* [EXERCISE DESCRIPTION] In the entries below, spot each line with the word "declares" and copy it.

Collected data entries:
******************************

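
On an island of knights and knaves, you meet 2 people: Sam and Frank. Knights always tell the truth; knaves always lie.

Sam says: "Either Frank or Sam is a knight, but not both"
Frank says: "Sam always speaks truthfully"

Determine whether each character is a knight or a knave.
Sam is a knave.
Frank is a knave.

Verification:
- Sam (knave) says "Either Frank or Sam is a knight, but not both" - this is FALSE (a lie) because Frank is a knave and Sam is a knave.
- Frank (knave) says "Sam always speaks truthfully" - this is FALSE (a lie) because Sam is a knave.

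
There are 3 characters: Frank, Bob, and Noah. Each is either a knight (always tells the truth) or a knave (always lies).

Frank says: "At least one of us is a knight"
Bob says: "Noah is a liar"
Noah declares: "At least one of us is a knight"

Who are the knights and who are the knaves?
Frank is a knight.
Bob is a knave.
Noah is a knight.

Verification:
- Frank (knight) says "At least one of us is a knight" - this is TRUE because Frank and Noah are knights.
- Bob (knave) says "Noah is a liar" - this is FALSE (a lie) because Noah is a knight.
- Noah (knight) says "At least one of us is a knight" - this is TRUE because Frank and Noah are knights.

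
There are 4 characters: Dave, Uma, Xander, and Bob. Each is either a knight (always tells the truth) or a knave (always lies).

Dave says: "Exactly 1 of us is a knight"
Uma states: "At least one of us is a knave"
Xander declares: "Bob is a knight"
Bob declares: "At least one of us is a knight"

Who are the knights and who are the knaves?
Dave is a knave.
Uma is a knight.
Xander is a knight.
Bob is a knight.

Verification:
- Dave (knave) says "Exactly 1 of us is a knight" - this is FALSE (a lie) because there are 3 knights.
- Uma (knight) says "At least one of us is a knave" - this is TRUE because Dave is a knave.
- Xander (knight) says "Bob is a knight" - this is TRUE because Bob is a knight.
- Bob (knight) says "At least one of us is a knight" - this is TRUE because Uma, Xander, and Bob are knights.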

******************************

* [SOLVED EXERCISE]
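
Noah declares: "At least one of us is a knight"
Xander declares: "Bob is a knight"
Bob declares: "At least one of us is a knight"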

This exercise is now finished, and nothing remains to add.